Action item:
Repeat the records below in their entirety, exactly.
### Task material ###
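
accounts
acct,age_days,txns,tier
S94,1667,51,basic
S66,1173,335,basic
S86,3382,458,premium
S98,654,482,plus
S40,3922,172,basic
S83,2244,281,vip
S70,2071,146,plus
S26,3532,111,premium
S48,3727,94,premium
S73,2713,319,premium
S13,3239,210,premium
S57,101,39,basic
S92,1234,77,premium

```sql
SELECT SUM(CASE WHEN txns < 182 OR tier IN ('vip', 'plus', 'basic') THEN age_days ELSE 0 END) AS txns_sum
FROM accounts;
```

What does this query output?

acct=S94: ✓ → 1667
acct=S66: ✓ → 1173
acct=S86: ✗
acct=S98: ✓ → 654
acct=S40: ✓ → 3922
acct=S83: ✓ → 2244
acct=S70: ✓ → 2071
acct=S26: ✓ → 3532
acct=S48: ✓ → 3727
acct=S73: ✗
acct=S13: ✗
acct=S57: ✓ → 101
acct=S92: ✓ → 1234
txns_sum = 1667 + 1173 + 654 + 3922 + 2244 + 2071 + 3532 + 3727 + 101 + 1234 = 20325

20325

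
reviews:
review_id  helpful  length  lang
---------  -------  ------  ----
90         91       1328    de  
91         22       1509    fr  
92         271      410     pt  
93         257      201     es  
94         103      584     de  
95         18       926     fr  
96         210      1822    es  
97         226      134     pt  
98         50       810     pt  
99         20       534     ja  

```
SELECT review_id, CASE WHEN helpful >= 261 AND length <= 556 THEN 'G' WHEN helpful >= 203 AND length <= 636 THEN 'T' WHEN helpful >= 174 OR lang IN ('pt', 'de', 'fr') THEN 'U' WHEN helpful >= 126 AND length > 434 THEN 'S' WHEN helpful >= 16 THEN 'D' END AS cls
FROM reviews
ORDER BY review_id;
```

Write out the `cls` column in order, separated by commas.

U, U, G, T, U, U, U, T, U, D

review_id=90: helpful >= 174 OR lang IN ('pt', 'de', 'fr') → U
review_id=91: helpful >= 174 OR lang IN ('pt', 'de', 'fr') → U
review_id=92: helpful >= 261 AND length <= 556 → G
review_id=93: helpful >= 203 AND length <= 636 → T
review_id=94: helpful >= 174 OR lang IN ('pt', 'de', 'fr') → U
review_id=95: helpful >= 174 OR lang IN ('pt', 'de', 'fr') → U
review_id=96: helpful >= 174 OR lang IN ('pt', 'de', 'fr') → U
review_id=97: helpful >= 203 AND length <= 636 → T
review_id=98: helpful >= 174 OR lang IN ('pt', 'de', 'fr') → U
review_id=99: helpful >= 16 → D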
###
Exercise solution:
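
accounts
acct,age_days,txns,tier
S94,1667,51,basic
S66,1173,335,basic
S86,3382,458,premium
S98,654,482,plus
S40,3922,172,basic
S83,2244,281,vip
S70,2071,146,plus
S26,3532,111,premium
S48,3727,94,premium
S73,2713,319,premium
S13,3239,210,premium
S57,101,39,basic
S92,1234,77,premium

```sql
SELECT SUM(CASE WHEN txns < 182 OR tier IN ('vip', 'plus', 'basic') THEN age_days ELSE 0 END) AS txns_sum
FROM accounts;
```

What does this query output?

acct=S94: ✓ → 1667
acct=S66: ✓ → 1173
acct=S86: ✗
acct=S98: ✓ → 654
acct=S40: ✓ → 3922
acct=S83: ✓ → 2244
acct=S70: ✓ → 2071
acct=S26: ✓ → 3532
acct=S48: ✓ → 3727
acct=S73: ✗
acct=S13: ✗
acct=S57: ✓ → 101
acct=S92: ✓ → 1234
txns_sum = 1667 + 1173 + 654 + 3922 + 2244 + 2071 + 3532 + 3727 + 101 + 1234 = 20325

20325

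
reviews:
review_id  helpful  length  lang
---------  -------  ------  ----
90         91       1328    de  
91         22       1509    fr  
92         271      410     pt  
93         257      201     es  
94         103      584     de  
95         18       926     fr  
96         210      1822    es  
97         226      134     pt  
98         50       810     pt  
99         20       534     ja  

```
SELECT review_id, CASE WHEN helpful >= 261 AND length <= 556 THEN 'G' WHEN helpful >= 203 AND length <= 636 THEN 'T' WHEN helpful >= 174 OR lang IN ('pt', 'de', 'fr') THEN 'U' WHEN helpful >= 126 AND length > 434 THEN 'S' WHEN helpful >= 16 THEN 'D' END AS cls
FROM reviews
ORDER BY review_id;
```

Write out the `cls` column in order, separated by commas.

U, U, G, T, U, U, U, T, U, D

review_id=90: helpful >= 174 OR lang IN ('pt', 'de', 'fr') → U
review_id=91: helpful >= 174 OR lang IN ('pt', 'de', 'fr') → U
review_id=92: helpful >= 261 AND length <= 556 → G
review_id=93: helpful >= 203 AND length <= 636 → T
review_id=94: helpful >= 174 OR lang IN ('pt', 'de', 'fr') → U
review_id=95: helpful >= 174 OR lang IN ('pt', 'de', 'fr') → U
review_id=96: helpful >= 174 OR lang IN ('pt', 'de', 'fr') → U
review_id=97: helpful >= 203 AND length <= 636 → T
review_id=98: helpful >= 174 OR lang IN ('pt', 'de', 'fr') → U
review_id=99: helpful >= 16 → D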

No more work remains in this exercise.